▸ **Raw data**
::::::::::

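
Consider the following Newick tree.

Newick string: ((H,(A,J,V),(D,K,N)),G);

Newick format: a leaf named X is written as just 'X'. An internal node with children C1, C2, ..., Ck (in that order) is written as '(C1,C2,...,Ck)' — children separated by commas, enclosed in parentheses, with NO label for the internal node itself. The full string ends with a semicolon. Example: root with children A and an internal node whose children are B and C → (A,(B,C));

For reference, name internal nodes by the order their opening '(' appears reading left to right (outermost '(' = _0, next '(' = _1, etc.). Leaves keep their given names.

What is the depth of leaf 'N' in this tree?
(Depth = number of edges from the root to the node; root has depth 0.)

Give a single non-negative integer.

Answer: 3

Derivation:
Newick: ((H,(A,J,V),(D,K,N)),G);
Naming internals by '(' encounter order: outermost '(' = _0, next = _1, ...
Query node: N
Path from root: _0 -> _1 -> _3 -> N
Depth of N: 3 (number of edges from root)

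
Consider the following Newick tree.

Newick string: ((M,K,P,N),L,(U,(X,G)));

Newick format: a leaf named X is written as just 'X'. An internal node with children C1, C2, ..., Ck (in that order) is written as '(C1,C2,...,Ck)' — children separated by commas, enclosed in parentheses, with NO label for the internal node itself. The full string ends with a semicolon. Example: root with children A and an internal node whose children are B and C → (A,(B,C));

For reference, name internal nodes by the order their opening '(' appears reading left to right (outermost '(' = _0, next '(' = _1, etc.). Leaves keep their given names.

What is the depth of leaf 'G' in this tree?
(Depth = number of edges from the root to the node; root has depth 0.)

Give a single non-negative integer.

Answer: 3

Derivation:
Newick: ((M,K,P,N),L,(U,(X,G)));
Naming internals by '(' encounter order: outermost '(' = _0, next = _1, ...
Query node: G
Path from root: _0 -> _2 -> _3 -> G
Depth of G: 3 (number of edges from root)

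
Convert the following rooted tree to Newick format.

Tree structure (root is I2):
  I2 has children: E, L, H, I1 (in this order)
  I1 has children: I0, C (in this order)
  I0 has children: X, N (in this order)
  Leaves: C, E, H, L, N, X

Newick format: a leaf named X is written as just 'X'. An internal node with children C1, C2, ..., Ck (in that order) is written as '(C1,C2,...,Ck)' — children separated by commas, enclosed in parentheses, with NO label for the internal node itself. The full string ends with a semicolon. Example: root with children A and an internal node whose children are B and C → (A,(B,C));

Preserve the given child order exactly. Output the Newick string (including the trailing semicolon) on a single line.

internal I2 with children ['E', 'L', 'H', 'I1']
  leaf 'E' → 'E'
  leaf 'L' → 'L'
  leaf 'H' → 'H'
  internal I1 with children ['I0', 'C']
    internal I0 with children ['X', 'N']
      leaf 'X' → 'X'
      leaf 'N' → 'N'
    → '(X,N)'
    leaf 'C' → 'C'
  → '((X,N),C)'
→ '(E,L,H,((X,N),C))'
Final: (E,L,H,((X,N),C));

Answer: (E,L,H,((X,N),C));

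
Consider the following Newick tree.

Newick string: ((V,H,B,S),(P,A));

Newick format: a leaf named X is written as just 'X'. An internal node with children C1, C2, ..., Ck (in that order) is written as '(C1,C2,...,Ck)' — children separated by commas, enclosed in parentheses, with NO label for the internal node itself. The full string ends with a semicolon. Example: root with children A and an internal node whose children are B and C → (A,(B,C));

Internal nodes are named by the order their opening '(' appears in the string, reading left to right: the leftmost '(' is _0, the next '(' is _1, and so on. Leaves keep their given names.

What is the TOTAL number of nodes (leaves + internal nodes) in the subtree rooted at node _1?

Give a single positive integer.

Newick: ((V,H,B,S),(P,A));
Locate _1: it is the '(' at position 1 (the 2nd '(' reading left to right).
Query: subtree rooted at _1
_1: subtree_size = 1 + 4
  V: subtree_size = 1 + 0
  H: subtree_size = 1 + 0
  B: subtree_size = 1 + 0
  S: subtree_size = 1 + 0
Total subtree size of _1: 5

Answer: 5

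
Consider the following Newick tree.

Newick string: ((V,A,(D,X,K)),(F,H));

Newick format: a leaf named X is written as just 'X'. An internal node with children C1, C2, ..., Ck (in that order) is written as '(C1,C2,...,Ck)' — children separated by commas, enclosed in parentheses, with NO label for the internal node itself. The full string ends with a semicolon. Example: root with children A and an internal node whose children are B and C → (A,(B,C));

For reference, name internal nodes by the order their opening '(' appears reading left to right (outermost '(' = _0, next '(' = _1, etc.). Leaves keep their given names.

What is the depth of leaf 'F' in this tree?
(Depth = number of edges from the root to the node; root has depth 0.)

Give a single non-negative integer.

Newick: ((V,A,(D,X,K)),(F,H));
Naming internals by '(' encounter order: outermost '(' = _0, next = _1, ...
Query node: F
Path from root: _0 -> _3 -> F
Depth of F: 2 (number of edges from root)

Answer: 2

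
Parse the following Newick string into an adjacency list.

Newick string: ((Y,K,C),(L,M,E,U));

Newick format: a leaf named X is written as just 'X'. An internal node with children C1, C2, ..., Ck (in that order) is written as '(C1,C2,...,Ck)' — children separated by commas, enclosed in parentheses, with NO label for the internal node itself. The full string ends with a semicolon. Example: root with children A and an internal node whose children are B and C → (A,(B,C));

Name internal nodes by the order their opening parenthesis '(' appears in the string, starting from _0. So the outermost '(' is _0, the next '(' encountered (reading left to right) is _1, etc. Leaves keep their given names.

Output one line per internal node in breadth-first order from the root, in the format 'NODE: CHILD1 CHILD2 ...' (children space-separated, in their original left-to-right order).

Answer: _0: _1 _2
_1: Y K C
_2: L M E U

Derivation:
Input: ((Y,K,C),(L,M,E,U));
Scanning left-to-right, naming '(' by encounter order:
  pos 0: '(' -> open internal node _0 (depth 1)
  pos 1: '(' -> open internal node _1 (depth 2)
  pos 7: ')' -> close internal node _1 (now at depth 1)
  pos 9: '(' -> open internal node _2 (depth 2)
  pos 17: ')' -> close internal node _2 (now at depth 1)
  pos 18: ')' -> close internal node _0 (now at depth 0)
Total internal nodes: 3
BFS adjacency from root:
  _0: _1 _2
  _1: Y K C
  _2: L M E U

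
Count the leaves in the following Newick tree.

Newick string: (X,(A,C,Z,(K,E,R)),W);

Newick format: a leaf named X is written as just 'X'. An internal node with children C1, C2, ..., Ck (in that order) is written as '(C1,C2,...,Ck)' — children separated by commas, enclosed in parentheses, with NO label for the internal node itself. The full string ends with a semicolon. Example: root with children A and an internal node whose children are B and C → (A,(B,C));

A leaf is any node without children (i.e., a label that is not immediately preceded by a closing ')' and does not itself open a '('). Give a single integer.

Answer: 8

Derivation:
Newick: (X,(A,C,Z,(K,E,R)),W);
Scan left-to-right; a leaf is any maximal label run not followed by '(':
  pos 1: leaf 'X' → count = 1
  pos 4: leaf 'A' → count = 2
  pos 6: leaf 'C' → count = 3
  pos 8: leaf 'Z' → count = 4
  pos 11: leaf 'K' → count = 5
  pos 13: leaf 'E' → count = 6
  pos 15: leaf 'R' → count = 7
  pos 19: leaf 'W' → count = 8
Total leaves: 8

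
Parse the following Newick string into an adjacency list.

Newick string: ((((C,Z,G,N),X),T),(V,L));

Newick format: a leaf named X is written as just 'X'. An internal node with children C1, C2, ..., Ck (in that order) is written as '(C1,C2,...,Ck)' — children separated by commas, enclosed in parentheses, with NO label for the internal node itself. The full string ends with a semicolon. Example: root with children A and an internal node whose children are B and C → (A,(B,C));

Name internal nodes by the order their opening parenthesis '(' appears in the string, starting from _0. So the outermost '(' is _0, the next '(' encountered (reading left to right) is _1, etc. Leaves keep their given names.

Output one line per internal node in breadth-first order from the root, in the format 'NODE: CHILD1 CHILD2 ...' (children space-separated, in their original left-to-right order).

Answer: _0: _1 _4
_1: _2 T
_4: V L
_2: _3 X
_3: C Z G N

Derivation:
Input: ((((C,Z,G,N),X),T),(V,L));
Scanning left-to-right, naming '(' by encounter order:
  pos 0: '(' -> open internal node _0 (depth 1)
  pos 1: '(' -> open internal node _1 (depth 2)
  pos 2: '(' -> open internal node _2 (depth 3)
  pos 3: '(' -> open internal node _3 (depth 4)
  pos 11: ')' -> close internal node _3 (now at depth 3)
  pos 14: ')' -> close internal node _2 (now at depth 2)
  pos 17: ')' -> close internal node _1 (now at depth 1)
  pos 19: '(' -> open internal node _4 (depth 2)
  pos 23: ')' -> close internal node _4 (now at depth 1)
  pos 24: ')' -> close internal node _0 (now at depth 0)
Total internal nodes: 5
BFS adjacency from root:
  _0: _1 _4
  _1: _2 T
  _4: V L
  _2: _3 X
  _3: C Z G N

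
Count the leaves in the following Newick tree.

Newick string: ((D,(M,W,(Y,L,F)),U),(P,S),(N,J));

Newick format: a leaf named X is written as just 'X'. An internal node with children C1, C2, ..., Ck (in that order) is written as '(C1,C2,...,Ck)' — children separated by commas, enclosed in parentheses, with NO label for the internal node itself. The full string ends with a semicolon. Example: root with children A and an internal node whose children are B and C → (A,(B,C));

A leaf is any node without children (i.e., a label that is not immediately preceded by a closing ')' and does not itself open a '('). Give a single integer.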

::::::::::

Please write out, exactly as they appear, the lines from the line containing "Newick string: ((D,(M,W,(Y,L,F)),U),(P,S),(N,J));" through the last line of the records above, both included.

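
Newick string: ((D,(M,W,(Y,L,F)),U),(P,S),(N,J));

Newick format: a leaf named X is written as just 'X'. An internal node with children C1, C2, ..., Ck (in that order) is written as '(C1,C2,...,Ck)' — children separated by commas, enclosed in parentheses, with NO label for the internal node itself. The full string ends with a semicolon. Example: root with children A and an internal node whose children are B and C → (A,(B,C));

A leaf is any node without children (i.e., a label that is not immediately preceded by a closing ')' and does not itself open a '('). Give a single integer.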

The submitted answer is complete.